Locate, in the data below, the line that contains "n5 := ¬(n4 ∧ B)" and the line that contains "On input A=1, B=0, C=0, D=0, E=0"; reproduce exactly those two lines and every line between them, nothing more.

■ ■ ■ ■ ■ ■ ■

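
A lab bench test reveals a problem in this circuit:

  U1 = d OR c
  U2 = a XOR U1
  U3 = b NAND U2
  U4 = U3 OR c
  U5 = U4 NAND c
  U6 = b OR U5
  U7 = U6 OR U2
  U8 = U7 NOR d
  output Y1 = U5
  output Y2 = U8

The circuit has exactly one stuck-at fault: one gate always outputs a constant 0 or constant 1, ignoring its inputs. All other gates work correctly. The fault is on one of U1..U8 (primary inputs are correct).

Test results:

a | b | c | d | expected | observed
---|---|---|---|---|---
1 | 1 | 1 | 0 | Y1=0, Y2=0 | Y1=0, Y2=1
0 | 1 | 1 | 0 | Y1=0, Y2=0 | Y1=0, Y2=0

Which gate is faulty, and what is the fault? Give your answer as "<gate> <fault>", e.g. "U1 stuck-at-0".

U6 stuck-at-0

Fault-free values for test 1 (a=1, b=1, c=1, d=0): U1=1, U2=0, U3=1, U4=1, U5=0, U6=1, U7=1, U8=0, giving Y1=0, Y2=0. Observed Y1=0, Y2=1.
Test 1: faults giving observed Y1=0, Y2=1 are {U6 stuck-at-0, U7 stuck-at-0, U8 stuck-at-1}.
Test 2 (a=0, b=1, c=1, d=0): fault-free U1=1, U2=1, U3=0, U4=1, U5=0, U6=1, U7=1, U8=0 → Y1=0, Y2=0; observed Y1=0, Y2=0. Eliminates U7 stuck-at-0, U8 stuck-at-1.
Only U6 stuck-at-0 is consistent with every test.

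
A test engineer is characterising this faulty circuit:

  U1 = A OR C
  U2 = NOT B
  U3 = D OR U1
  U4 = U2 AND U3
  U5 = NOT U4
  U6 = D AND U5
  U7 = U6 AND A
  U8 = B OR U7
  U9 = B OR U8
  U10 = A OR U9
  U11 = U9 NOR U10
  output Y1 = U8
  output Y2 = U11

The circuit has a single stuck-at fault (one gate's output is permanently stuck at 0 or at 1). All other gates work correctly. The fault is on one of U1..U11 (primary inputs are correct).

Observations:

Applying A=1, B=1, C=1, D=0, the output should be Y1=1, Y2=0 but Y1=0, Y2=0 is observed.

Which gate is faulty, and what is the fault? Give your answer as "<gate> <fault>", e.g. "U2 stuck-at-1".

U8 stuck-at-0

Fault-free values for test 1 (A=1, B=1, C=1, D=0): U1=1, U2=0, U3=1, U4=0, U5=1, U6=0, U7=0, U8=1, U9=1, U10=1, U11=0, giving Y1=1, Y2=0. Observed Y1=0, Y2=0.
Test 1: faults giving observed Y1=0, Y2=0 are {U8 stuck-at-0}.
Only U8 stuck-at-0 is consistent with every test.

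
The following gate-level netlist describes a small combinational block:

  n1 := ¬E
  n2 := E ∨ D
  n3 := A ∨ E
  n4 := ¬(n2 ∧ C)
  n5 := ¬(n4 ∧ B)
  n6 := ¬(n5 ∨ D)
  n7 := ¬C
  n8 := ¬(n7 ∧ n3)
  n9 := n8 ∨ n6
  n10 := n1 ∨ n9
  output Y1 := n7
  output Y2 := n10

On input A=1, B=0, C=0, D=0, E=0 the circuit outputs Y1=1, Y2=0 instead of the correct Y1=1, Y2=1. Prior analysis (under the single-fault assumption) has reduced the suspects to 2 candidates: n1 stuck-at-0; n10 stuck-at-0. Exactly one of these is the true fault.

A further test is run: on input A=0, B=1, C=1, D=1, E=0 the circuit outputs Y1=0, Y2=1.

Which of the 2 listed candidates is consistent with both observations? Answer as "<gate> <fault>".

Evaluate each candidate on input A=0, B=1, C=1, D=1, E=0:
  n1 stuck-at-0: n1=0 [stuck-at-0], n2=1, n3=0, n4=0, n5=1, n6=0, n7=0, n8=1, n9=1, n10=1 → Y1=0, Y2=1 — matches
  n10 stuck-at-0: n1=1, n2=1, n3=0, n4=0, n5=1, n6=0, n7=0, n8=1, n9=1, n10=0 [stuck-at-0] → Y1=0, Y2=0 — eliminated
Only n1 stuck-at-0 reproduces the observed Y1=0, Y2=1.

n1 stuck-at-0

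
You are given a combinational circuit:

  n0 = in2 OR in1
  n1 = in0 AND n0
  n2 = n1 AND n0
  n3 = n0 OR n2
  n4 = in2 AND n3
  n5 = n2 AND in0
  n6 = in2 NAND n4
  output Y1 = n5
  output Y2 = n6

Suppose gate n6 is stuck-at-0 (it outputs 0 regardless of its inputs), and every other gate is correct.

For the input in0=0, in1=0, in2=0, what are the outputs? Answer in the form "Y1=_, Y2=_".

Y1=0, Y2=0

Propagate with n6 forced: n0=0, n1=0, n2=0, n3=0, n4=0, n5=0, n6=0 [stuck-at-0].
So the outputs are Y1=0, Y2=0. (Without the fault they would be Y1=0, Y2=1.)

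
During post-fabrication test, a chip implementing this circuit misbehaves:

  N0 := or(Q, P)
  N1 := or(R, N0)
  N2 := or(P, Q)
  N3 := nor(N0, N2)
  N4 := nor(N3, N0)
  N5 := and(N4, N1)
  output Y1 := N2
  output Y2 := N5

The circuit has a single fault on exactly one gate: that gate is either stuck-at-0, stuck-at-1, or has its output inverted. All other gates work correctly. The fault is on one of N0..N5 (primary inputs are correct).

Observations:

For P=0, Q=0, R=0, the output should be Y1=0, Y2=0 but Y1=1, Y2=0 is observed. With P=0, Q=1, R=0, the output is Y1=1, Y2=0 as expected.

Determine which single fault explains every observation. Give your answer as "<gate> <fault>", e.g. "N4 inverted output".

N2 stuck-at-1

Fault-free values for test 1 (P=0, Q=0, R=0): N0=0, N1=0, N2=0, N3=1, N4=0, N5=0, giving Y1=0, Y2=0. Observed Y1=1, Y2=0.
Test 1: faults giving observed Y1=1, Y2=0 are {N2 stuck-at-1, N2 inverted output}.
Test 2 (P=0, Q=1, R=0): fault-free N0=1, N1=1, N2=1, N3=0, N4=0, N5=0 → Y1=1, Y2=0; observed Y1=1, Y2=0. Eliminates N2 inverted output.
Only N2 stuck-at-1 is consistent with every test.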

■ ■ ■ ■ ■ ■ ■

*ANSWER FOR THIS EXERCISE:*
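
  n5 := ¬(n4 ∧ B)
  n6 := ¬(n5 ∨ D)
  n7 := ¬C
  n8 := ¬(n7 ∧ n3)
  n9 := n8 ∨ n6
  n10 := n1 ∨ n9
  output Y1 := n7
  output Y2 := n10

On input A=1, B=0, C=0, D=0, E=0 the circuit outputs Y1=1, Y2=0 instead of the correct Y1=1, Y2=1. Prior analysis (under the single-fault assumption) has reduced the suspects to 2 candidates: n1 stuck-at-0; n10 stuck-at-0. Exactly one of these is the true fault.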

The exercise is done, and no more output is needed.